__Data extracts__.
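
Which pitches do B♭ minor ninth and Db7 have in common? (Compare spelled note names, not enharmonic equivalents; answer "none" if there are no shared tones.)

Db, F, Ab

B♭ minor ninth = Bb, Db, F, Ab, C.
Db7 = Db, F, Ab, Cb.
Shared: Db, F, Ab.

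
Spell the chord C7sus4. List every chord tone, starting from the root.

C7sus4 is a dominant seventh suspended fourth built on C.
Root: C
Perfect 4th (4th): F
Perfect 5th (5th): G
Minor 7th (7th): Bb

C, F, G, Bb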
==
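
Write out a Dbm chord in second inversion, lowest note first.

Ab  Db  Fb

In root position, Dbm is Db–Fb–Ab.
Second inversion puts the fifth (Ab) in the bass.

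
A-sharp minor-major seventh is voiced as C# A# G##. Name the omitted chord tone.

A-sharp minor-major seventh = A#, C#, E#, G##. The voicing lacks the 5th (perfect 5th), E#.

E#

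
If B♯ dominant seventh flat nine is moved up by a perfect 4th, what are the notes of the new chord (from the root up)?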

__Exercise requirements__. Leave out every line above except those from the line with "A-sharp minor-major seventh is" up to and including the line with "If B♯ dominant", and copy those exactly.

__Exercise solution__.
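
A-sharp minor-major seventh is voiced as C# A# G##. Name the omitted chord tone.

A-sharp minor-major seventh = A#, C#, E#, G##. The voicing lacks the 5th (perfect 5th), E#.

E#

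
If B♯ dominant seventh flat nine is moved up by a perfect 4th, what are the notes of the new chord (from the root up)?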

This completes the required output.